What needs to be done. When you reach the line containing "genetic testing: yes" in the entries below, start writing out each line exactly, and stop after the line containing "28 Jun 2023".

Collected data entries:

Start of Block

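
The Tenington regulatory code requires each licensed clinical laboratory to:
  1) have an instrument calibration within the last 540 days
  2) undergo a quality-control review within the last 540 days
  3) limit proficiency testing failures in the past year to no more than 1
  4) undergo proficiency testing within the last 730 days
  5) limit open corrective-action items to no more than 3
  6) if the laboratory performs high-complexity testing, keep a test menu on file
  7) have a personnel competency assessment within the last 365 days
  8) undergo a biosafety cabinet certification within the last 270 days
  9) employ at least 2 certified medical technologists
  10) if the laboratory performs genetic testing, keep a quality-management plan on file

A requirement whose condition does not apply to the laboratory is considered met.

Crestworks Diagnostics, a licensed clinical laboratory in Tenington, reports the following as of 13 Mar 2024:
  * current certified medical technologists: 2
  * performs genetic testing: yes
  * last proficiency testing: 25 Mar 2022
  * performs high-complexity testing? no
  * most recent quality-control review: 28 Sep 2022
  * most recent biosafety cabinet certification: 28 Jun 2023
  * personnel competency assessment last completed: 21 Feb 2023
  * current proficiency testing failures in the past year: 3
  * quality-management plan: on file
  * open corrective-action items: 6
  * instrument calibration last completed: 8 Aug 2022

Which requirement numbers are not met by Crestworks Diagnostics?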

End of Block

Reply.
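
  * performs genetic testing: yes
  * last proficiency testing: 25 Mar 2022
  * performs high-complexity testing? no
  * most recent quality-control review: 28 Sep 2022
  * most recent biosafety cabinet certification: 28 Jun 2023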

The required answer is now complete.